◆ **Task to carry out**: In this exercise, reproduce the whole listing exactly.

◆ **Supplied information**:
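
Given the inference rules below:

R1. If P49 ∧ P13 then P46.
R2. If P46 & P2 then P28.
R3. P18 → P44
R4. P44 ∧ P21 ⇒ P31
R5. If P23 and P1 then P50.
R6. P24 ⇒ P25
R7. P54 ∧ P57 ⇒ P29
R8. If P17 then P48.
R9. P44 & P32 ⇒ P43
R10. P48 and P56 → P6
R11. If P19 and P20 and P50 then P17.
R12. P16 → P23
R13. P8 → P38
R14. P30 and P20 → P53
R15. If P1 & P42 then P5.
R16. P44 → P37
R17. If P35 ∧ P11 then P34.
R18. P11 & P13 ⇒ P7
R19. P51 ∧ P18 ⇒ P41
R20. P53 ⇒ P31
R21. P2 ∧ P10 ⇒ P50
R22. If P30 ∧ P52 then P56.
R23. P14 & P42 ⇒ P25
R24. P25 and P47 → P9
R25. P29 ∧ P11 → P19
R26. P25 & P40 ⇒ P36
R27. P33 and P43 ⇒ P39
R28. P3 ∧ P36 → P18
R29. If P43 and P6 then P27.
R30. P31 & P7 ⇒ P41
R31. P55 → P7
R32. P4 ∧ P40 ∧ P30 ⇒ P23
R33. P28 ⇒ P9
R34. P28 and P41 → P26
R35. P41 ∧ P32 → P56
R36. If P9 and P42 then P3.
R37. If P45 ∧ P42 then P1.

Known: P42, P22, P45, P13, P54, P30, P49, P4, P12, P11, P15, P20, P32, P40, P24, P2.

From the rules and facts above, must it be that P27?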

◆ **Written response**:
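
Given the inference rules below:

R1. If P49 ∧ P13 then P46.
R2. If P46 & P2 then P28.
R3. P18 → P44
R4. P44 ∧ P21 ⇒ P31
R5. If P23 and P1 then P50.
R6. P24 ⇒ P25
R7. P54 ∧ P57 ⇒ P29
R8. If P17 then P48.
R9. P44 & P32 ⇒ P43
R10. P48 and P56 → P6
R11. If P19 and P20 and P50 then P17.
R12. P16 → P23
R13. P8 → P38
R14. P30 and P20 → P53
R15. If P1 & P42 then P5.
R16. P44 → P37
R17. If P35 ∧ P11 then P34.
R18. P11 & P13 ⇒ P7
R19. P51 ∧ P18 ⇒ P41
R20. P53 ⇒ P31
R21. P2 ∧ P10 ⇒ P50
R22. If P30 ∧ P52 then P56.
R23. P14 & P42 ⇒ P25
R24. P25 and P47 → P9
R25. P29 ∧ P11 → P19
R26. P25 & P40 ⇒ P36
R27. P33 and P43 ⇒ P39
R28. P3 ∧ P36 → P18
R29. If P43 and P6 then P27.
R30. P31 & P7 ⇒ P41
R31. P55 → P7
R32. P4 ∧ P40 ∧ P30 ⇒ P23
R33. P28 ⇒ P9
R34. P28 and P41 → P26
R35. P41 ∧ P32 → P56
R36. If P9 and P42 then P3.
R37. If P45 ∧ P42 then P1.

Known: P42, P22, P45, P13, P54, P30, P49, P4, P12, P11, P15, P20, P32, P40, P24, P2.

From the rules and facts above, must it be that P27?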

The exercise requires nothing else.